◆ Records to use:

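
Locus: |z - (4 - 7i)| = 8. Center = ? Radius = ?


|z - z0| = r is a circle with center z0 and radius r.
Center = (4, -7), radius = 8

Circle with center (4, -7) and radius 8


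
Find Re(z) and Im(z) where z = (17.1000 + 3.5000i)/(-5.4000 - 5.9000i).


Multiply by conjugate: (17.1000 + 3.5000i)(-5.4000 + 5.9000i) / ((-5.4)^2 + (-5.9)^2)
Numerator real = 17.1*(-5.4) + 3.5*(-5.9) = -112.99
Numerator imag = 3.5*(-5.4) - 17.1*(-5.9) = 81.99
Denominator = 63.97
Re(z) = -112.99/63.97 = -1.7663
Im(z) = 81.99/63.97 = 1.2817

Re(z) = -1.7663, Im(z) = 1.2817


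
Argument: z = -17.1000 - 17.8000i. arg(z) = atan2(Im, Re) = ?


Re = -17.1, Im = -17.8
arg = atan2(-17.8, -17.1) = -133.8510 degrees

arg(z) = -133.8510 degrees


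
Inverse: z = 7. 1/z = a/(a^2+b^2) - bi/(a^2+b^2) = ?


|z|^2 = 49+0 = 49
1/z = (7 - 0i)/49

1/z = 0.1429 + 0i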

◆ Instructions to follow: Each line above is to be repeated exactly.

◆ Answer below:
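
Locus: |z - (4 - 7i)| = 8. Center = ? Radius = ?


|z - z0| = r is a circle with center z0 and radius r.
Center = (4, -7), radius = 8

Circle with center (4, -7) and radius 8


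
Find Re(z) and Im(z) where z = (17.1000 + 3.5000i)/(-5.4000 - 5.9000i).


Multiply by conjugate: (17.1000 + 3.5000i)(-5.4000 + 5.9000i) / ((-5.4)^2 + (-5.9)^2)
Numerator real = 17.1*(-5.4) + 3.5*(-5.9) = -112.99
Numerator imag = 3.5*(-5.4) - 17.1*(-5.9) = 81.99
Denominator = 63.97
Re(z) = -112.99/63.97 = -1.7663
Im(z) = 81.99/63.97 = 1.2817

Re(z) = -1.7663, Im(z) = 1.2817


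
Argument: z = -17.1000 - 17.8000i. arg(z) = atan2(Im, Re) = ?


Re = -17.1, Im = -17.8
arg = atan2(-17.8, -17.1) = -133.8510 degrees

arg(z) = -133.8510 degrees


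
Inverse: z = 7. 1/z = a/(a^2+b^2) - bi/(a^2+b^2) = ?


|z|^2 = 49+0 = 49
1/z = (7 - 0i)/49

1/z = 0.1429 + 0i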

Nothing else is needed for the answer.